WHAT IS NEEDED: What you return must match the listing below exactly.

___

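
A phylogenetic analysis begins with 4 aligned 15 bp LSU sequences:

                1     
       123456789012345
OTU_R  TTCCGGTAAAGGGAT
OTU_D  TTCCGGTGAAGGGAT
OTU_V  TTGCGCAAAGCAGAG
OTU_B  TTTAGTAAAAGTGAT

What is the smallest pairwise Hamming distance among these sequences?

1

Pairwise Hamming distances:
  OTU_R vs OTU_D: 1
  OTU_R vs OTU_V: 7
  OTU_R vs OTU_B: 5
  OTU_D vs OTU_V: 8
  OTU_D vs OTU_B: 6
  OTU_V vs OTU_B: 7
The smallest is 1, between OTU_R and OTU_D.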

___

RESPONSE BELOW:
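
A phylogenetic analysis begins with 4 aligned 15 bp LSU sequences:

                1     
       123456789012345
OTU_R  TTCCGGTAAAGGGAT
OTU_D  TTCCGGTGAAGGGAT
OTU_V  TTGCGCAAAGCAGAG
OTU_B  TTTAGTAAAAGTGAT

What is the smallest pairwise Hamming distance among these sequences?

1

Pairwise Hamming distances:
  OTU_R vs OTU_D: 1
  OTU_R vs OTU_V: 7
  OTU_R vs OTU_B: 5
  OTU_D vs OTU_V: 8
  OTU_D vs OTU_B: 6
  OTU_V vs OTU_B: 7
The smallest is 1, between OTU_R and OTU_D.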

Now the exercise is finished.